▶ [DIRECTIONS FOR THIS TASK]: Your answer should be the lines below from the one holding "5. 5y zero-coupon" through the one holding "7. 7y coupon bond, annual coupon 3.2500%", copied exactly and with nothing else.

▶ [EXERCISE DATA]:
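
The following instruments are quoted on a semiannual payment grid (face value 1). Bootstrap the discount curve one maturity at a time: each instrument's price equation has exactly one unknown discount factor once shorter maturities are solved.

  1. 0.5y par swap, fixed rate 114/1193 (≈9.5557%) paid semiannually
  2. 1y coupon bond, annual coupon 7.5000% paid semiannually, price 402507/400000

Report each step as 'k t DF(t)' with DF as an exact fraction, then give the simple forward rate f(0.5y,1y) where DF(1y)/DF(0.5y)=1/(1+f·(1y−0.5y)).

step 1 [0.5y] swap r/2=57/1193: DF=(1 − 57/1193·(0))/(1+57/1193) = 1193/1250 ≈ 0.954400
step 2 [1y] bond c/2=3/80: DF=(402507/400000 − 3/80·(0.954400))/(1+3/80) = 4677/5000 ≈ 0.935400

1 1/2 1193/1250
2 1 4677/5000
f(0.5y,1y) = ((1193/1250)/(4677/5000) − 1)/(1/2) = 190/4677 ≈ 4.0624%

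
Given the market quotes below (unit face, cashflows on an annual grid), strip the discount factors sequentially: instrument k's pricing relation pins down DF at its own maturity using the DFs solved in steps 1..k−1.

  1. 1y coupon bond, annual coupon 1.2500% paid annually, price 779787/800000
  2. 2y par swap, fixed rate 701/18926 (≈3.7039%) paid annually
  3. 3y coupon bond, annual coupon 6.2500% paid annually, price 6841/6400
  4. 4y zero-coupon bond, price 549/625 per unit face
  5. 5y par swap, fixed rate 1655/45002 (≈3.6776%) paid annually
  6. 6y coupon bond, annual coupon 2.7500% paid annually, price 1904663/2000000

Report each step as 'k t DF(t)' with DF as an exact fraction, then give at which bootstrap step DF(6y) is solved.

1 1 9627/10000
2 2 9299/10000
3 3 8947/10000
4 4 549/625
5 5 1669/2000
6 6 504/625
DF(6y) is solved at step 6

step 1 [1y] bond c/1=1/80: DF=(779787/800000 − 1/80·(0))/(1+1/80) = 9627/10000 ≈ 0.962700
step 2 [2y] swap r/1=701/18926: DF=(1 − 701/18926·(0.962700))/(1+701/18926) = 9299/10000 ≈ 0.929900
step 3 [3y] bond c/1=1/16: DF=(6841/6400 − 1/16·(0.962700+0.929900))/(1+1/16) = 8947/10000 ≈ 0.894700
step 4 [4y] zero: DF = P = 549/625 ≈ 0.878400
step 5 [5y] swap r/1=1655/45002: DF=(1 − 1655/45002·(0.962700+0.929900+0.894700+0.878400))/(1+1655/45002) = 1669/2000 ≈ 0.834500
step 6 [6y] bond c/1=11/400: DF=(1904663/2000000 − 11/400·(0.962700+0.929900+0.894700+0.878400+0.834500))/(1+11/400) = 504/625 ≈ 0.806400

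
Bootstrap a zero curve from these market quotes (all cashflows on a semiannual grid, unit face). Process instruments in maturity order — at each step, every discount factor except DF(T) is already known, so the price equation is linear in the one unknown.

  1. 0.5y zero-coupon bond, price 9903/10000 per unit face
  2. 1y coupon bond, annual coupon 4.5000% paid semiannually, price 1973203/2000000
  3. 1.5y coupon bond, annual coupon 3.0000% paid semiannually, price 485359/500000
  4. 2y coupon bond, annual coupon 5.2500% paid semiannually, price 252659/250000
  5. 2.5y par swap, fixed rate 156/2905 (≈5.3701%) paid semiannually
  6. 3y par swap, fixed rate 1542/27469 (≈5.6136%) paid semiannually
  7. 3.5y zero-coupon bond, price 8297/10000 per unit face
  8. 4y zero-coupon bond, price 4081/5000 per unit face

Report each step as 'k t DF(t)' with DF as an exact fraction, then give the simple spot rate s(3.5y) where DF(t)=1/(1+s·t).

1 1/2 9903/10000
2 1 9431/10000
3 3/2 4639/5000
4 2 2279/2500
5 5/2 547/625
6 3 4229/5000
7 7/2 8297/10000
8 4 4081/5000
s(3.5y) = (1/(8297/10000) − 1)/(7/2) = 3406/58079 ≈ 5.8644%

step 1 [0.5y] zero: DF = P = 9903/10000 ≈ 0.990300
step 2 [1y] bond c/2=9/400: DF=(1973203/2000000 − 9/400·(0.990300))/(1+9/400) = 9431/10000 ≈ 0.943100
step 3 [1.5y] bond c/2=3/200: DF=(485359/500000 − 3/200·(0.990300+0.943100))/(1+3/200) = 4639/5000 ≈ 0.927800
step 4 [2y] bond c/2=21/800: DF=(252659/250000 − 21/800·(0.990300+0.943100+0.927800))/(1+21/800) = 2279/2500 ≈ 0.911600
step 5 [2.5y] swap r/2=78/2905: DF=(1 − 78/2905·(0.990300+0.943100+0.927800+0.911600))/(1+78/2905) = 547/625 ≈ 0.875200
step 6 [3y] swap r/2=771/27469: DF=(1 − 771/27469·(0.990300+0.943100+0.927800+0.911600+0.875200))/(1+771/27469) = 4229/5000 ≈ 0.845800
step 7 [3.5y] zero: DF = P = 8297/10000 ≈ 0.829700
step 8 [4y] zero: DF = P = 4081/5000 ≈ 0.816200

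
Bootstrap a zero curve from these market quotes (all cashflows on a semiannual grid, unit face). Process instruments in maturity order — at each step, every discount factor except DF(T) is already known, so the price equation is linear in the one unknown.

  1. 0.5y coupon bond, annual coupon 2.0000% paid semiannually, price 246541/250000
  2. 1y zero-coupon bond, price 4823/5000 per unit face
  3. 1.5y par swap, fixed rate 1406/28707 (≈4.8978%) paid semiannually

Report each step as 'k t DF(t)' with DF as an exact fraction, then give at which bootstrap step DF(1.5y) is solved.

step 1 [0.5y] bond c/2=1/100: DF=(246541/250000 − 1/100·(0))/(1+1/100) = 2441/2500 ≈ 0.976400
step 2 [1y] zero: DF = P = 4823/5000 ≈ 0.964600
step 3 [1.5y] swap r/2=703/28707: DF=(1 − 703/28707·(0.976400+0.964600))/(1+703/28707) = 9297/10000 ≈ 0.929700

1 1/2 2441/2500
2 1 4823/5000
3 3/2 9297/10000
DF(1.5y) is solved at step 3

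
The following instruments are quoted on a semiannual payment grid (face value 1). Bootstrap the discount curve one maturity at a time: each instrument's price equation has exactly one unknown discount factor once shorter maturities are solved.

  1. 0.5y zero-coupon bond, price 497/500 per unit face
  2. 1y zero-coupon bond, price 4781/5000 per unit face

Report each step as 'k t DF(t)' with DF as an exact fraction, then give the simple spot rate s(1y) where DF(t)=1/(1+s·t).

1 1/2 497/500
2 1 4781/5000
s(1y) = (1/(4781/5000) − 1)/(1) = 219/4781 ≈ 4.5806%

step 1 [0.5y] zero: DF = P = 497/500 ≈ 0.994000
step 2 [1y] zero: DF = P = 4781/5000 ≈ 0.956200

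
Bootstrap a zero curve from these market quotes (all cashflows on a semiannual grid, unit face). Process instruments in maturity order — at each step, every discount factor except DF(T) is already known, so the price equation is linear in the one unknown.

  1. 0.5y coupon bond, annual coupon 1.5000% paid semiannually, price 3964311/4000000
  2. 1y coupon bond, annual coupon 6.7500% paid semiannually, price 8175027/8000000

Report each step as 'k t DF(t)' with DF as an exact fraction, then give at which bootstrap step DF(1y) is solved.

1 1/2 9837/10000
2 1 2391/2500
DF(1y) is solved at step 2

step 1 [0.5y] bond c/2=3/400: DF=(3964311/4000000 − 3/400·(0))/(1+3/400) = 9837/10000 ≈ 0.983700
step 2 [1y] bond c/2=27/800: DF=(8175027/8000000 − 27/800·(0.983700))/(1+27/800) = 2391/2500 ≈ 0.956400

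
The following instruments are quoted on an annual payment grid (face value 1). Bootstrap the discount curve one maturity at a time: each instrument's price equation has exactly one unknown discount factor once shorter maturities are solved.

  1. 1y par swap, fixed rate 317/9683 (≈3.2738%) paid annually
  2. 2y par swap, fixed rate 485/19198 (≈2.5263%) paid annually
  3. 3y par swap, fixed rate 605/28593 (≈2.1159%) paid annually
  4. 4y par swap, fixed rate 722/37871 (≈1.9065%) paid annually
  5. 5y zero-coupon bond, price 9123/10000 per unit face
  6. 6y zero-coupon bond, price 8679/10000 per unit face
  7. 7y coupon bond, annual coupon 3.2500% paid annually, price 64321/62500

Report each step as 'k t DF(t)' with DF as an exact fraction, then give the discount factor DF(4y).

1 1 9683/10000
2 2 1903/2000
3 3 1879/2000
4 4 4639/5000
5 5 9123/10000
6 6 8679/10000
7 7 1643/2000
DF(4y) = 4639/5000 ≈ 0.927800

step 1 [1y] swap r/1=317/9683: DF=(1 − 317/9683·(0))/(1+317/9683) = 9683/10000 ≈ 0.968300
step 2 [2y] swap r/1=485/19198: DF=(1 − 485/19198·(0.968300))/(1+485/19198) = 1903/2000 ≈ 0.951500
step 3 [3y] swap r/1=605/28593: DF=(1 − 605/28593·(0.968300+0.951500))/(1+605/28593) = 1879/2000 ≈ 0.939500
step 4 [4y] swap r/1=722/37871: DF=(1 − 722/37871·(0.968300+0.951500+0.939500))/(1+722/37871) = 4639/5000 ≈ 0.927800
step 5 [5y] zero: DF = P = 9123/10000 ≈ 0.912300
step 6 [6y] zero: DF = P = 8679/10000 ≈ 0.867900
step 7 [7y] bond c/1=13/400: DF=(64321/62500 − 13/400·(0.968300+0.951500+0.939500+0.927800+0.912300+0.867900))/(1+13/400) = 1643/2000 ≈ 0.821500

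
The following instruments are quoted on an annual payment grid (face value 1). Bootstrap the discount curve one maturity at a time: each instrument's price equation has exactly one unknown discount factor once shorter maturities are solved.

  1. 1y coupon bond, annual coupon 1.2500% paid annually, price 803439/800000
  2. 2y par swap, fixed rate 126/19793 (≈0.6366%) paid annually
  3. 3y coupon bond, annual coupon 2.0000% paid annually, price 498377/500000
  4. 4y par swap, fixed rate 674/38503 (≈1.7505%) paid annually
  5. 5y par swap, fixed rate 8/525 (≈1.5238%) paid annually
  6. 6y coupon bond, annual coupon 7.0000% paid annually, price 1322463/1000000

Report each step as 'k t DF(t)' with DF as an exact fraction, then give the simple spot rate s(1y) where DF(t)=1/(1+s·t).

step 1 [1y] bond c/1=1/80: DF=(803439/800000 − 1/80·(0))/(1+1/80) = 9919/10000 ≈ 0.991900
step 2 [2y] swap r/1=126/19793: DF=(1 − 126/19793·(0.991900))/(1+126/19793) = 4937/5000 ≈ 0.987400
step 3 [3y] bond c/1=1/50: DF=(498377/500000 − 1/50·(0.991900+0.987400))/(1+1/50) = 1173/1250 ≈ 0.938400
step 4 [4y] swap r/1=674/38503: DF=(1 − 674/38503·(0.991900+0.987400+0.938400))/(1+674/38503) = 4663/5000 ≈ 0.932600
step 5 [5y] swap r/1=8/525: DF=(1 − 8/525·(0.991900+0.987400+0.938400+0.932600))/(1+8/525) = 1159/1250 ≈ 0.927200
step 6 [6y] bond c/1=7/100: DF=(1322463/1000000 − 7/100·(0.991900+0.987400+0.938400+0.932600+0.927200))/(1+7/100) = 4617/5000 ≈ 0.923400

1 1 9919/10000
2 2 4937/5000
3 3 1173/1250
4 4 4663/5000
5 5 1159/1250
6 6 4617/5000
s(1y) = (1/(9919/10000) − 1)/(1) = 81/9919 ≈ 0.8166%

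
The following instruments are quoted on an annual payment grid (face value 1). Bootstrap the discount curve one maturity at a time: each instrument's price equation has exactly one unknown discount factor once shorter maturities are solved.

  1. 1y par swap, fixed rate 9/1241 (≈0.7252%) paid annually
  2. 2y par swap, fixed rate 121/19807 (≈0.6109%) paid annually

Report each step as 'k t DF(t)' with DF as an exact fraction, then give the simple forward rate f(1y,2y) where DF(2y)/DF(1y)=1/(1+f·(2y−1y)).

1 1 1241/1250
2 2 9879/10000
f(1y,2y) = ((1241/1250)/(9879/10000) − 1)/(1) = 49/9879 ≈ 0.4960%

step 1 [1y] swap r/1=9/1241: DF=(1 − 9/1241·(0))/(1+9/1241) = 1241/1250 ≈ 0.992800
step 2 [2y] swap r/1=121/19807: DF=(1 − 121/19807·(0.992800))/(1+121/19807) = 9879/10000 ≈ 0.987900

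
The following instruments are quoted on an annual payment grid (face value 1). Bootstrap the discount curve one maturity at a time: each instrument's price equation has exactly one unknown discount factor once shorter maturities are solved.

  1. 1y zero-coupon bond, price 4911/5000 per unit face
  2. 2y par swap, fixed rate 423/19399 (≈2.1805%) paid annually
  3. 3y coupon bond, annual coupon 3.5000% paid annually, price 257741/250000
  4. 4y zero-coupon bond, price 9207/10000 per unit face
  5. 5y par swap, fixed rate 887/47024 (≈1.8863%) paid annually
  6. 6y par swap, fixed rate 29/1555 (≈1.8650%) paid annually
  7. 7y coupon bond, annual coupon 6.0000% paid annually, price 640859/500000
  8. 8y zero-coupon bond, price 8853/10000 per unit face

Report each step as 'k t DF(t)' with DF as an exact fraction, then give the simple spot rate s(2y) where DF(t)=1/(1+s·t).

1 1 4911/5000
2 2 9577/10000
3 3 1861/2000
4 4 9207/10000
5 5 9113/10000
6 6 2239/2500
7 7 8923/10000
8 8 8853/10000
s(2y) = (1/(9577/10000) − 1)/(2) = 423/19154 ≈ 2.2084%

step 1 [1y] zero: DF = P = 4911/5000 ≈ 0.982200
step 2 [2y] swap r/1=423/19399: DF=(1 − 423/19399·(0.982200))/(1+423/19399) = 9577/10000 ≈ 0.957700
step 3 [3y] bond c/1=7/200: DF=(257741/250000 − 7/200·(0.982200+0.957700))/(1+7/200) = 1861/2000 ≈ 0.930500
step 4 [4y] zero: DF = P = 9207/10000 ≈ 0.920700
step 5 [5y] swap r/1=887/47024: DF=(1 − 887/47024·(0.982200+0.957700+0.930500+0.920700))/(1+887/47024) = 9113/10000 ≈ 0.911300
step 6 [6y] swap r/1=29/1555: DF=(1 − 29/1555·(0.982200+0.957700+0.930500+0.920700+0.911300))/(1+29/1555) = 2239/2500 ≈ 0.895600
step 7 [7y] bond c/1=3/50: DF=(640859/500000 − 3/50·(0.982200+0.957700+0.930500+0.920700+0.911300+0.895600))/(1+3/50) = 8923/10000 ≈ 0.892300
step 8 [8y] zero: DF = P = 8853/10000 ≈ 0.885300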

▶ [SOLUTION TO THE EXERCISE]:
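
  5. 5y zero-coupon bond, price 9123/10000 per unit face
  6. 6y zero-coupon bond, price 8679/10000 per unit face
  7. 7y coupon bond, annual coupon 3.2500% paid annually, price 64321/62500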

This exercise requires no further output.